# WHAT YOU HAVE TO DO
Can you quote exactly the stretch of lines from the one with "468 mm, f/2, APS-C" through the final line of the material, both ends included?

# PROVIDED INFORMATION
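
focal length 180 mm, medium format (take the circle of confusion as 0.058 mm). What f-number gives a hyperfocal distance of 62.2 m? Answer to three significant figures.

f/9.01

Rearrange H = f²/(N·c) + f for N: N = f² / ((H − f)·c).
N = 180² / ((62200 − 180) × 0.058) = 32400 / 3597 ≈ 9.01.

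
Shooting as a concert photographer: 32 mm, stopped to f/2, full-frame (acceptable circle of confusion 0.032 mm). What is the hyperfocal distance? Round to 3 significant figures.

16.0 m

Hyperfocal distance H = f²/(N·c) + f = 32²/(2 × 0.032) + 32 = 1024/0.064 + 32 ≈ 16032.0 mm ≈ 16.0 m.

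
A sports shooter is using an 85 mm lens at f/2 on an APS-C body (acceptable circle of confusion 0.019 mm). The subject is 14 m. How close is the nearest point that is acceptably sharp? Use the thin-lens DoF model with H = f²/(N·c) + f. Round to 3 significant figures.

13.0 m

Hyperfocal distance H = f²/(N·c) + f = 85²/(2 × 0.019) + 85 = 7225/0.038 + 85 ≈ 190216.6 mm ≈ 190.2 m.
Near limit Dn = s·(H − f)/(H + s − 2f) = 14000 × (190216.6 − 85) / (190216.6 + 14000 − 2 × 85) = 14000 × 190131.6 / 204046.6 ≈ 13045 mm ≈ 13.0 m.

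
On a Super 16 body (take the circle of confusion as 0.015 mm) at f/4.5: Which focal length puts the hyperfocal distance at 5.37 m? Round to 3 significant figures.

19.0 mm

From H = f²/(N·c) + f, with f ≪ H: f ≈ √(H·N·c) = √(5370 × 4.5 × 0.015) = √362.48 ≈ 19.04 mm.
The +f correction barely moves this — solving exactly, f² + N·c·f − N·c·H = 0 ⇒ f = (−N·c + √((N·c)² + 4·N·c·H))/2 = (−0.0675 + √1449.9)/2 ≈ 19.005 mm, so f ≈ 19.0 mm.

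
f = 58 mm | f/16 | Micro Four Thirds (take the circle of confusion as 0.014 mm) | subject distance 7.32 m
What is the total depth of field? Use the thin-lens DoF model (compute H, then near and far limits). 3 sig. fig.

Hyperfocal distance H = f²/(N·c) + f = 58²/(16 × 0.014) + 58 = 3364/0.224 + 58 ≈ 15075.9 mm ≈ 15.08 m.
Near limit Dn = s·(H − f)/(H + s − 2f) = 7320 × (15075.9 − 58) / (15075.9 + 7320 − 2 × 58) = 7320 × 15017.9 / 22279.9 ≈ 4934.1 mm.
Far limit Df = s·(H − f)/(H − s) = 7320 × (15075.9 − 58) / (15075.9 − 7320) = 7320 × 15017.9 / 7755.9 ≈ 14173.9 mm.
Depth of field = Df − Dn = 14173.9 − 4934.1 ≈ 9239.8 mm ≈ 9.24 m.

9.24 m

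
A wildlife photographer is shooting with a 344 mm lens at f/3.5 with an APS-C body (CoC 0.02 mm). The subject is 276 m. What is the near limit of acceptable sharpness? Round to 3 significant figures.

Hyperfocal distance H = f²/(N·c) + f = 344²/(3.5 × 0.02) + 344 = 118336/0.07 + 344 ≈ 1690858.3 mm ≈ 1691 m.
Near limit Dn = s·(H − f)/(H + s − 2f) = 276000 × (1690858.3 − 344) / (1690858.3 + 276000 − 2 × 344) = 276000 × 1690514.3 / 1966170.3 ≈ 237305 mm ≈ 237 m.

237 m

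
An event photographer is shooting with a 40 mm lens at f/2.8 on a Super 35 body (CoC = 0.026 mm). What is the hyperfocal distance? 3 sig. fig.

Hyperfocal distance H = f²/(N·c) + f = 40²/(2.8 × 0.026) + 40 = 1600/0.0728 + 40 ≈ 22018.0 mm ≈ 22.0 m.

22.0 m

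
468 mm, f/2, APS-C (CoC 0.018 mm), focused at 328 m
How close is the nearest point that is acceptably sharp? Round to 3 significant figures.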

# OUTPUT BELOW
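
468 mm, f/2, APS-C (CoC 0.018 mm), focused at 328 m
How close is the nearest point that is acceptably sharp? Round to 3 significant figures.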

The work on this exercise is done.